== Exercise objective ==
With both ends included, repeat exactly the lines of the entries below from the one containing "step 3: 000010000100" down to the one containing "12 | Q CAS |", and no others.

──────── Task input ────────

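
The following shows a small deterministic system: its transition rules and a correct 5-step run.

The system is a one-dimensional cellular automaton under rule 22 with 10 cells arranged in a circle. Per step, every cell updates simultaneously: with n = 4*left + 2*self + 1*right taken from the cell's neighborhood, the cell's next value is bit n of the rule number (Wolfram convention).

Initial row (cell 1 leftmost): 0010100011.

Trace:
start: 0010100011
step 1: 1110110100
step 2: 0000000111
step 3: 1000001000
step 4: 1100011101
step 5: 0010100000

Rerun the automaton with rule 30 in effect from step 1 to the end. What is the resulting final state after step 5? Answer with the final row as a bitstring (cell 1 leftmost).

(re-executing steps 1..5 under rule 30; state before step 1: 0010100011)
step 1: 1110110110
step 2: 1000100100
step 3: 1101111111
step 4: 0001000000
step 5: 0011100000

0011100000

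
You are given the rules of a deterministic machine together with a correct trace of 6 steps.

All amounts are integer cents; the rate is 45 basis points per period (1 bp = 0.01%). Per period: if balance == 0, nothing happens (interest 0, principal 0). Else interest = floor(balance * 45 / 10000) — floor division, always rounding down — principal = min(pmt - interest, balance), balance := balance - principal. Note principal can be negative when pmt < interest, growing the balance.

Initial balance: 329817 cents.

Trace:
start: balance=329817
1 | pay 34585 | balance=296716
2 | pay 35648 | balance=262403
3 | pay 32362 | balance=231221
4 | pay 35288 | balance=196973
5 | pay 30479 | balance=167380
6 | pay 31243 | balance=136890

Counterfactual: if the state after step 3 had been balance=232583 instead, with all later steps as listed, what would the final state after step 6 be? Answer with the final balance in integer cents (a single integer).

state after step 3 := balance=232583
4 | pay 35288 | balance=198341
5 | pay 30479 | balance=168754
6 | pay 31243 | balance=138270

138270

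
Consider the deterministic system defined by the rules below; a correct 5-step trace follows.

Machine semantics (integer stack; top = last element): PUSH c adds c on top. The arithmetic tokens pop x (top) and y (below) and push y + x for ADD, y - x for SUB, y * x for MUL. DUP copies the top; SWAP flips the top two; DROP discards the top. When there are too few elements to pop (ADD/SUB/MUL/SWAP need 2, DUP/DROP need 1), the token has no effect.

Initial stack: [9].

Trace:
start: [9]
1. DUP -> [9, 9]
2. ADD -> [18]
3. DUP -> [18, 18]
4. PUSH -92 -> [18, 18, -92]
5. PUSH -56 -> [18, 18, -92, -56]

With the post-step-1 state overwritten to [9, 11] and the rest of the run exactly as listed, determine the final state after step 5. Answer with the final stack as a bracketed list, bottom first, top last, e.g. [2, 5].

[20, 20, -92, -56]

state after step 1 := [9, 11]
2. ADD -> [20]
3. DUP -> [20, 20]
4. PUSH -92 -> [20, 20, -92]
5. PUSH -56 -> [20, 20, -92, -56]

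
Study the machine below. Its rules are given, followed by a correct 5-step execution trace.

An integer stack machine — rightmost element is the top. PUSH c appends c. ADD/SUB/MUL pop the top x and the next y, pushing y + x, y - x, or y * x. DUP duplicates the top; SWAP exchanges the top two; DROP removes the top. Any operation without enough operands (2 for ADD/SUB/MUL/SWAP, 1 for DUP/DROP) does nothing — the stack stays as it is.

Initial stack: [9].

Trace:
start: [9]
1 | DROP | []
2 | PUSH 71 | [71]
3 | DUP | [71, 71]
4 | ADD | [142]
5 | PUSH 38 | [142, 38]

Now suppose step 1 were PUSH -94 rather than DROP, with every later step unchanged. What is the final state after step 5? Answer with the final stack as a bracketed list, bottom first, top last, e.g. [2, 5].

(re-executing from step 1 with the substitution; state before step 1: [9])
1 | PUSH -94 | [9, -94]
2 | PUSH 71 | [9, -94, 71]
3 | DUP | [9, -94, 71, 71]
4 | ADD | [9, -94, 142]
5 | PUSH 38 | [9, -94, 142, 38]

[9, -94, 142, 38]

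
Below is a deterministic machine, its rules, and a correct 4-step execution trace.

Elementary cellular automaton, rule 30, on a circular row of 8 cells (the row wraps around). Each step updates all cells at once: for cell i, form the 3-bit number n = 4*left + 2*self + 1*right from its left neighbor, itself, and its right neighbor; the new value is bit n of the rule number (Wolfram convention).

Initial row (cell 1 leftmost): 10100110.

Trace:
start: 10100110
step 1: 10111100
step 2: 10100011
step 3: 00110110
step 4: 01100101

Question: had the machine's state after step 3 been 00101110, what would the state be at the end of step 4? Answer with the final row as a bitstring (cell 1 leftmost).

state after step 3 := 00101110
step 4: 01101001

01101001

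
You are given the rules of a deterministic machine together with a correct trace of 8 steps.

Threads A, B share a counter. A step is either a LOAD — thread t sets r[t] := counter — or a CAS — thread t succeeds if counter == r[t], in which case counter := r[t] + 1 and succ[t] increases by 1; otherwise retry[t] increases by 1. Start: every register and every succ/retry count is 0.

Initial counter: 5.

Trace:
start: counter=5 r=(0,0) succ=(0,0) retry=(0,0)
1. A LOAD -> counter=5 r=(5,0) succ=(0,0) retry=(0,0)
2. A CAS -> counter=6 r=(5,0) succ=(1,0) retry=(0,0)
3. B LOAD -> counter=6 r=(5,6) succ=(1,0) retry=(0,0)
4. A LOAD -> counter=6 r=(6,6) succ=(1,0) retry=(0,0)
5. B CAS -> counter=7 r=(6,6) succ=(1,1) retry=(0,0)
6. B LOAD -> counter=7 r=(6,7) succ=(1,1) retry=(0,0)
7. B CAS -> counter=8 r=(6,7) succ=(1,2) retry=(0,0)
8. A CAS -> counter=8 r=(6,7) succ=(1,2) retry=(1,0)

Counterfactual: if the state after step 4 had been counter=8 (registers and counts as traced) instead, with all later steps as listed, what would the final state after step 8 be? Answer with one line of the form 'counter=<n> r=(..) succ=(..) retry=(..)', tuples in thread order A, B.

counter=9 r=(6,8) succ=(1,1) retry=(1,1)

state after step 4 := counter=8 r=(6,6) succ=(1,0) retry=(0,0)
5. B CAS -> counter=8 r=(6,6) succ=(1,0) retry=(0,1)
6. B LOAD -> counter=8 r=(6,8) succ=(1,0) retry=(0,1)
7. B CAS -> counter=9 r=(6,8) succ=(1,1) retry=(0,1)
8. A CAS -> counter=9 r=(6,8) succ=(1,1) retry=(1,1)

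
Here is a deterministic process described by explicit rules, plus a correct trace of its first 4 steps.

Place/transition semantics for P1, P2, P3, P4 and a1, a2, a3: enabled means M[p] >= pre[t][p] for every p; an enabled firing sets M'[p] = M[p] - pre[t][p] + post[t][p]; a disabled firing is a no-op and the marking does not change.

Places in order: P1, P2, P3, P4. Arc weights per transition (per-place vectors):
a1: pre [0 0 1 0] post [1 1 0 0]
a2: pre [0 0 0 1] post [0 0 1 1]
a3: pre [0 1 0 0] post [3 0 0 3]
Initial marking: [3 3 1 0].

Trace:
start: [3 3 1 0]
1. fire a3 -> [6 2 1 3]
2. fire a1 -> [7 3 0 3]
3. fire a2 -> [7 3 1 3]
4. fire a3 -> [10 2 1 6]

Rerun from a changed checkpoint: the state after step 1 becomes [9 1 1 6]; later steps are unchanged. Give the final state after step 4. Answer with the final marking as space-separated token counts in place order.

13 1 1 9

state after step 1 := [9 1 1 6]
2. fire a1 -> [10 2 0 6]
3. fire a2 -> [10 2 1 6]
4. fire a3 -> [13 1 1 9]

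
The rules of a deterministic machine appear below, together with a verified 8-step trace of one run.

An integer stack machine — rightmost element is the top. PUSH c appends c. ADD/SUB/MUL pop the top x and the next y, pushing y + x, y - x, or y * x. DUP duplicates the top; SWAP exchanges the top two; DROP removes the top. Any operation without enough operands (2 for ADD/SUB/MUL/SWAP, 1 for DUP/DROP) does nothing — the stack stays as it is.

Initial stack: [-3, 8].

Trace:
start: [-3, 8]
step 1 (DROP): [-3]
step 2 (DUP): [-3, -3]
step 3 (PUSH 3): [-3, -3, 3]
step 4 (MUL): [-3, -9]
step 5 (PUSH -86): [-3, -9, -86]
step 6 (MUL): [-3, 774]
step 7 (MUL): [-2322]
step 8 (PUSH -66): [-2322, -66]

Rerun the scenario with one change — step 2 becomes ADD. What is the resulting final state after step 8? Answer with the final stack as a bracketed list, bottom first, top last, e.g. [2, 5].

(re-executing from step 2 with the substitution; state before step 2: [-3])
step 2 (ADD): [-3]
step 3 (PUSH 3): [-3, 3]
step 4 (MUL): [-9]
step 5 (PUSH -86): [-9, -86]
step 6 (MUL): [774]
step 7 (MUL): [774]
step 8 (PUSH -66): [774, -66]

[774, -66]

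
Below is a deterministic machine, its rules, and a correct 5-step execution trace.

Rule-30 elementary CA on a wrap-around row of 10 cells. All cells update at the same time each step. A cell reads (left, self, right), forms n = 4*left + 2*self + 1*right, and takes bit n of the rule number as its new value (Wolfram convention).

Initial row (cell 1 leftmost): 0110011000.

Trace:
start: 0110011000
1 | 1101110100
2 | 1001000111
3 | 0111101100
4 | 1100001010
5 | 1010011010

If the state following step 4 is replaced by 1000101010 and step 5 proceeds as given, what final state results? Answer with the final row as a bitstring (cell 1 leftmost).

state after step 4 := 1000101010
5 | 1101101010

1101101010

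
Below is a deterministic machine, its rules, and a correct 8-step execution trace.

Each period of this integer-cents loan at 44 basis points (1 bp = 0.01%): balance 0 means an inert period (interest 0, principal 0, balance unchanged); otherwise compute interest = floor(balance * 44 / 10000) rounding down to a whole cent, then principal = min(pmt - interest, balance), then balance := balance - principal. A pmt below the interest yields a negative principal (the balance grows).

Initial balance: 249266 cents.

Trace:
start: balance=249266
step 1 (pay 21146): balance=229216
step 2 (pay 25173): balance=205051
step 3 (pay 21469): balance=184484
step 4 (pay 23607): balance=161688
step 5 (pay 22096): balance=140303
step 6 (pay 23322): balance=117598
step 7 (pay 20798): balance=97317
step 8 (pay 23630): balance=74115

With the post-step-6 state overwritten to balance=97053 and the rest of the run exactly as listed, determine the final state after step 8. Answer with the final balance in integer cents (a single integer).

53389

state after step 6 := balance=97053
step 7 (pay 20798): balance=76682
step 8 (pay 23630): balance=53389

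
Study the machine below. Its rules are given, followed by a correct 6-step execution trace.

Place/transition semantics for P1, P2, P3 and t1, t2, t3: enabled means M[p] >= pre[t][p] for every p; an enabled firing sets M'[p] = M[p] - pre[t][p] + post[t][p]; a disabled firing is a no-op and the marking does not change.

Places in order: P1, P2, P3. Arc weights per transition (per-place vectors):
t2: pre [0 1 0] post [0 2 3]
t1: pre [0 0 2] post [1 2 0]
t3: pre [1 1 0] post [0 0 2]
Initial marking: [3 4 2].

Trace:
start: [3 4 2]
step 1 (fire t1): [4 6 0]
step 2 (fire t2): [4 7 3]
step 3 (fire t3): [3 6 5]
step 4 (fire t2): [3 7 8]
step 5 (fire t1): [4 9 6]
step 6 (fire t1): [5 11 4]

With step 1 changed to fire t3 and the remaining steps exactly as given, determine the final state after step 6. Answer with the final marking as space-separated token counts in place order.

3 8 8

(re-executing from step 1 with the substitution; state before step 1: [3 4 2])
step 1 (fire t3): [2 3 4]
step 2 (fire t2): [2 4 7]
step 3 (fire t3): [1 3 9]
step 4 (fire t2): [1 4 12]
step 5 (fire t1): [2 6 10]
step 6 (fire t1): [3 8 8]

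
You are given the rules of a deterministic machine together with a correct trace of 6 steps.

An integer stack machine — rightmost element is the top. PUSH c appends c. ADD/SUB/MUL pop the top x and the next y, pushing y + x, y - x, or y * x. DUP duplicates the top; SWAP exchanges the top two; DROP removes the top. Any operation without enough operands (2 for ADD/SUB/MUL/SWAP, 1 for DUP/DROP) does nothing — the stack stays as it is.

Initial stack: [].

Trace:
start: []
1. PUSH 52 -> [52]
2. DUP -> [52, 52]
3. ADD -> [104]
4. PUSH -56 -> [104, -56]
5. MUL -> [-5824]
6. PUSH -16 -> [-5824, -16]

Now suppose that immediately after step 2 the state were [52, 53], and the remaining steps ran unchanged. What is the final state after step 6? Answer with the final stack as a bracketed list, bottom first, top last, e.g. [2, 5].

[-5880, -16]

state after step 2 := [52, 53]
3. ADD -> [105]
4. PUSH -56 -> [105, -56]
5. MUL -> [-5880]
6. PUSH -16 -> [-5880, -16]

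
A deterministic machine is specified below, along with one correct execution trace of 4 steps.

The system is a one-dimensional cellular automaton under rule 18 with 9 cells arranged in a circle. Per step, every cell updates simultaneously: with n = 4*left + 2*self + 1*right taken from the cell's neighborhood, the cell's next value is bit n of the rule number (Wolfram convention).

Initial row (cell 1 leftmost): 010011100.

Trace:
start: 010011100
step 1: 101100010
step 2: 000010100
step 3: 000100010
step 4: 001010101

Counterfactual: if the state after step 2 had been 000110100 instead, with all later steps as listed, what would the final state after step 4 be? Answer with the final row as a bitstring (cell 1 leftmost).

010100101

state after step 2 := 000110100
step 3: 001000010
step 4: 010100101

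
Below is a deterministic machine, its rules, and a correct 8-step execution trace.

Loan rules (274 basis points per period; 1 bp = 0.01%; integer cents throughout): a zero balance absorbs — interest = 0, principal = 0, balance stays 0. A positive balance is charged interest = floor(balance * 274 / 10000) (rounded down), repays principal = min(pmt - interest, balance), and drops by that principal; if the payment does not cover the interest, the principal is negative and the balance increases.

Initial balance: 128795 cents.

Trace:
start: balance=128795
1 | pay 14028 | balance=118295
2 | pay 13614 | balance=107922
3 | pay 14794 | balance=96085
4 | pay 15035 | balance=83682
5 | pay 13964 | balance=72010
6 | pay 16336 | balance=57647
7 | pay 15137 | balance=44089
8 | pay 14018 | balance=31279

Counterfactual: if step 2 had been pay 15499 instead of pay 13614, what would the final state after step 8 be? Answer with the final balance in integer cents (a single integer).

29061

(re-executing from step 2 with the substitution; state before step 2: balance=118295)
2 | pay 15499 | balance=106037
3 | pay 14794 | balance=94148
4 | pay 15035 | balance=81692
5 | pay 13964 | balance=69966
6 | pay 16336 | balance=55547
7 | pay 15137 | balance=41931
8 | pay 14018 | balance=29061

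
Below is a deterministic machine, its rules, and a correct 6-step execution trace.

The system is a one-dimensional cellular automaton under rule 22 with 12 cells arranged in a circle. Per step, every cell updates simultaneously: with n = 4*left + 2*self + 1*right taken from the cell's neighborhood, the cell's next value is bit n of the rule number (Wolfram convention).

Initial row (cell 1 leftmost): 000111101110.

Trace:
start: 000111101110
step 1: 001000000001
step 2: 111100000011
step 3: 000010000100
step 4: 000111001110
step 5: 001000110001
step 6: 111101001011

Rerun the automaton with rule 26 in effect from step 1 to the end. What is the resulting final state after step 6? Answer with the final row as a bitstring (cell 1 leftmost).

011001101101

(re-executing steps 1..6 under rule 26; state before step 1: 000111101110)
step 1: 001100001001
step 2: 111010010110
step 3: 100001100100
step 4: 010011011011
step 5: 001110010010
step 6: 011001101101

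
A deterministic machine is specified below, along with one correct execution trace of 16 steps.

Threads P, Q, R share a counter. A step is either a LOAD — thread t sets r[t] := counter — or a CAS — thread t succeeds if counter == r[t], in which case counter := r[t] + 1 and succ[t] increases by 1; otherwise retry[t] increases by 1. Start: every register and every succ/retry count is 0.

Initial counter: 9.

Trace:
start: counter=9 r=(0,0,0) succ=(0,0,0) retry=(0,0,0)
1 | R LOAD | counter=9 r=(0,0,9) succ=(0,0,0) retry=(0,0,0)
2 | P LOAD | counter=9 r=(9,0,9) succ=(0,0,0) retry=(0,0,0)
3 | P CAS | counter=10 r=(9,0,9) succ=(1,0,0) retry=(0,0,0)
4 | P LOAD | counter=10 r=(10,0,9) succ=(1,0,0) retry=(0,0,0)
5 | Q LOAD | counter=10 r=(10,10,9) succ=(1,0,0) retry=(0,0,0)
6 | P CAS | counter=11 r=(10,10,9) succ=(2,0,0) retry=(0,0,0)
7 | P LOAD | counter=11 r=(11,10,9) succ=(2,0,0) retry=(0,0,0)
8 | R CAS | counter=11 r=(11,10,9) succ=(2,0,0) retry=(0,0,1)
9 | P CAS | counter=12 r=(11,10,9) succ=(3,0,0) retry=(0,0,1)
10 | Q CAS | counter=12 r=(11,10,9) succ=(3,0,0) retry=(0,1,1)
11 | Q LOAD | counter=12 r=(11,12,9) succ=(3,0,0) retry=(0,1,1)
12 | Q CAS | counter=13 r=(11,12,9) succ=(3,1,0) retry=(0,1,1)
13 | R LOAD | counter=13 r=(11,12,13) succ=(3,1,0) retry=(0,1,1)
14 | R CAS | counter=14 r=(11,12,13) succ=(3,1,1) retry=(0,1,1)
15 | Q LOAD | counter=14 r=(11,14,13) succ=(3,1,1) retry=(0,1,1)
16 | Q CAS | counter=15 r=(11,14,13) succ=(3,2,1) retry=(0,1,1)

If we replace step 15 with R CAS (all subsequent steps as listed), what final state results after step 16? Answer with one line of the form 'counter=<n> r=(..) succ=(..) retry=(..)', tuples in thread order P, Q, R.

(re-executing from step 15 with the substitution; state before step 15: counter=14 r=(11,12,13) succ=(3,1,1) retry=(0,1,1))
15 | R CAS | counter=14 r=(11,12,13) succ=(3,1,1) retry=(0,1,2)
16 | Q CAS | counter=14 r=(11,12,13) succ=(3,1,1) retry=(0,2,2)

counter=14 r=(11,12,13) succ=(3,1,1) retry=(0,2,2)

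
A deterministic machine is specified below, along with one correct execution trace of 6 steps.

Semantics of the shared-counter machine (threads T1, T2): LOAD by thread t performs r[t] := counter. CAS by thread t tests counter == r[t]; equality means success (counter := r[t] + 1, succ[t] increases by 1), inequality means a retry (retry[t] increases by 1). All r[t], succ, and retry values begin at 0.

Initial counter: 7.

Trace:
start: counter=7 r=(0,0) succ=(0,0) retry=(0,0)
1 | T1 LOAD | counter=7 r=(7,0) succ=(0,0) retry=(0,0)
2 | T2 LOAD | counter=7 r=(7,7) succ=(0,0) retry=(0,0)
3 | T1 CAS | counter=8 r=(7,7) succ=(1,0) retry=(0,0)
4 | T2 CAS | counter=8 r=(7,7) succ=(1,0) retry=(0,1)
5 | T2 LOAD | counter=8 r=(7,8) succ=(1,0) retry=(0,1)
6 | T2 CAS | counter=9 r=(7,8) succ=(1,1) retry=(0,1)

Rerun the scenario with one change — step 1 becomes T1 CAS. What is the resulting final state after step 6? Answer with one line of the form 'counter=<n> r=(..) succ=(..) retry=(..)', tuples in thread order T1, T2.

counter=9 r=(0,8) succ=(0,2) retry=(2,0)

(re-executing from step 1 with the substitution; state before step 1: counter=7 r=(0,0) succ=(0,0) retry=(0,0))
1 | T1 CAS | counter=7 r=(0,0) succ=(0,0) retry=(1,0)
2 | T2 LOAD | counter=7 r=(0,7) succ=(0,0) retry=(1,0)
3 | T1 CAS | counter=7 r=(0,7) succ=(0,0) retry=(2,0)
4 | T2 CAS | counter=8 r=(0,7) succ=(0,1) retry=(2,0)
5 | T2 LOAD | counter=8 r=(0,8) succ=(0,1) retry=(2,0)
6 | T2 CAS | counter=9 r=(0,8) succ=(0,2) retry=(2,0)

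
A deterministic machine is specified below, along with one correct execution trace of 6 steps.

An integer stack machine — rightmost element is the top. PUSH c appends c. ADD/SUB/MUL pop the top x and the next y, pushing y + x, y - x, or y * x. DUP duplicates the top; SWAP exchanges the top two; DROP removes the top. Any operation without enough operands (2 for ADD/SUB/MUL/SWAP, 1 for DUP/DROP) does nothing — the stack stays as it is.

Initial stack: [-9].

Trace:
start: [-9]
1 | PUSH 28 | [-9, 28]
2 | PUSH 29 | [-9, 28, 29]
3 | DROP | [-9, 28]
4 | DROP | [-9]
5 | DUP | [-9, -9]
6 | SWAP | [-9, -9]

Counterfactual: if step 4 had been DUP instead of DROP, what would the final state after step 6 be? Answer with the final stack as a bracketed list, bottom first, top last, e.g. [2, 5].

[-9, 28, 28, 28]

(re-executing from step 4 with the substitution; state before step 4: [-9, 28])
4 | DUP | [-9, 28, 28]
5 | DUP | [-9, 28, 28, 28]
6 | SWAP | [-9, 28, 28, 28]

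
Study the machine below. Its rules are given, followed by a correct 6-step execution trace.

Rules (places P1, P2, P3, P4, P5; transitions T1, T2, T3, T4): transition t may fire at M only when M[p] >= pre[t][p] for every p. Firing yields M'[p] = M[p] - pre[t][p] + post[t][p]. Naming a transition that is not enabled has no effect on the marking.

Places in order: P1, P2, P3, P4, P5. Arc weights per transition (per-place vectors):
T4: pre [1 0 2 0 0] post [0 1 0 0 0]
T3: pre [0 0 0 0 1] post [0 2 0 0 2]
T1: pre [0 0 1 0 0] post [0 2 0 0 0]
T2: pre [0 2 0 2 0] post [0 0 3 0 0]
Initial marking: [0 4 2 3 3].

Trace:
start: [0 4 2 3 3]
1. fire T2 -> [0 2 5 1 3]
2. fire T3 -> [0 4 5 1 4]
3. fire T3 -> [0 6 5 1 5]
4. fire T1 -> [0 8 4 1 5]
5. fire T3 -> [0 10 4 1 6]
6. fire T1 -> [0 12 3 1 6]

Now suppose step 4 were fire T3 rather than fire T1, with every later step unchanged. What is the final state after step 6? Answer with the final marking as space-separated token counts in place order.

(re-executing from step 4 with the substitution; state before step 4: [0 6 5 1 5])
4. fire T3 -> [0 8 5 1 6]
5. fire T3 -> [0 10 5 1 7]
6. fire T1 -> [0 12 4 1 7]

0 12 4 1 7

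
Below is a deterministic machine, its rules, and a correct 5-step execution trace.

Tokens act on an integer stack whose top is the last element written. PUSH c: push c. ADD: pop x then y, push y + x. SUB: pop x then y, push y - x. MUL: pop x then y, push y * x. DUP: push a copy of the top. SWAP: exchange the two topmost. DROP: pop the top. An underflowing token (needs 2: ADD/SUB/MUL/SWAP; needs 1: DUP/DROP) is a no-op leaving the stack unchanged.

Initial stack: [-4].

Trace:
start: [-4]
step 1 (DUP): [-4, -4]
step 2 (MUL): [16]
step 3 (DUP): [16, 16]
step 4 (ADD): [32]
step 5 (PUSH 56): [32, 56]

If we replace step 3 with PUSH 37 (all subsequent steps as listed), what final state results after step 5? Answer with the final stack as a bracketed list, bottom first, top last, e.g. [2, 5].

[53, 56]

(re-executing from step 3 with the substitution; state before step 3: [16])
step 3 (PUSH 37): [16, 37]
step 4 (ADD): [53]
step 5 (PUSH 56): [53, 56]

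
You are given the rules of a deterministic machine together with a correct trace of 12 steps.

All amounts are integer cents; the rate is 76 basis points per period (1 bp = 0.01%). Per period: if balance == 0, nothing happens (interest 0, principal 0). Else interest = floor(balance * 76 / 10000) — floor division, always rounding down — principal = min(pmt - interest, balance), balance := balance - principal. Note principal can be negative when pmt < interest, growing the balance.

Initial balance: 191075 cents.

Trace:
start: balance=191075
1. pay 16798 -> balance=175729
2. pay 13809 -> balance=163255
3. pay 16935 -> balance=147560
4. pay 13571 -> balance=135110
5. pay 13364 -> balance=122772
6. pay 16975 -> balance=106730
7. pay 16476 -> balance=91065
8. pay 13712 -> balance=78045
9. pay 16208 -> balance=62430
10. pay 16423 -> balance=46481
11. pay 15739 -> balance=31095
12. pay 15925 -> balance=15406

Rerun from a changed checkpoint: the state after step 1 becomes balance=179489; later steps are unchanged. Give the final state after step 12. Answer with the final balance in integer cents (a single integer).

state after step 1 := balance=179489
2. pay 13809 -> balance=167044
3. pay 16935 -> balance=151378
4. pay 13571 -> balance=138957
5. pay 13364 -> balance=126649
6. pay 16975 -> balance=110636
7. pay 16476 -> balance=95000
8. pay 13712 -> balance=82010
9. pay 16208 -> balance=66425
10. pay 16423 -> balance=50506
11. pay 15739 -> balance=35150
12. pay 15925 -> balance=19492

19492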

────────

== Your response ==
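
step 3: 000010000100
step 4: 000111001110
step 5: 001000110001
step 6: 111101001011

Rerun the automaton with rule 26 in effect from step 1 to the end. What is the resulting final state after step 6? Answer with the final row as a bitstring (cell 1 leftmost).

011001101101

(re-executing steps 1..6 under rule 26; state before step 1: 000111101110)
step 1: 001100001001
step 2: 111010010110
step 3: 100001100100
step 4: 010011011011
step 5: 001110010010
step 6: 011001101101

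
A deterministic machine is specified below, along with one correct execution trace of 16 steps.

Threads P, Q, R share a counter. A step is either a LOAD — thread t sets r[t] := counter — or a CAS — thread t succeeds if counter == r[t], in which case counter := r[t] + 1 and succ[t] increases by 1; otherwise retry[t] increases by 1. Start: every register and every succ/retry count is 0.

Initial counter: 9.

Trace:
start: counter=9 r=(0,0,0) succ=(0,0,0) retry=(0,0,0)
1 | R LOAD | counter=9 r=(0,0,9) succ=(0,0,0) retry=(0,0,0)
2 | P LOAD | counter=9 r=(9,0,9) succ=(0,0,0) retry=(0,0,0)
3 | P CAS | counter=10 r=(9,0,9) succ=(1,0,0) retry=(0,0,0)
4 | P LOAD | counter=10 r=(10,0,9) succ=(1,0,0) retry=(0,0,0)
5 | Q LOAD | counter=10 r=(10,10,9) succ=(1,0,0) retry=(0,0,0)
6 | P CAS | counter=11 r=(10,10,9) succ=(2,0,0) retry=(0,0,0)
7 | P LOAD | counter=11 r=(11,10,9) succ=(2,0,0) retry=(0,0,0)
8 | R CAS | counter=11 r=(11,10,9) succ=(2,0,0) retry=(0,0,1)
9 | P CAS | counter=12 r=(11,10,9) succ=(3,0,0) retry=(0,0,1)
10 | Q CAS | counter=12 r=(11,10,9) succ=(3,0,0) retry=(0,1,1)
11 | Q LOAD | counter=12 r=(11,12,9) succ=(3,0,0) retry=(0,1,1)
12 | Q CAS | counter=13 r=(11,12,9) succ=(3,1,0) retry=(0,1,1)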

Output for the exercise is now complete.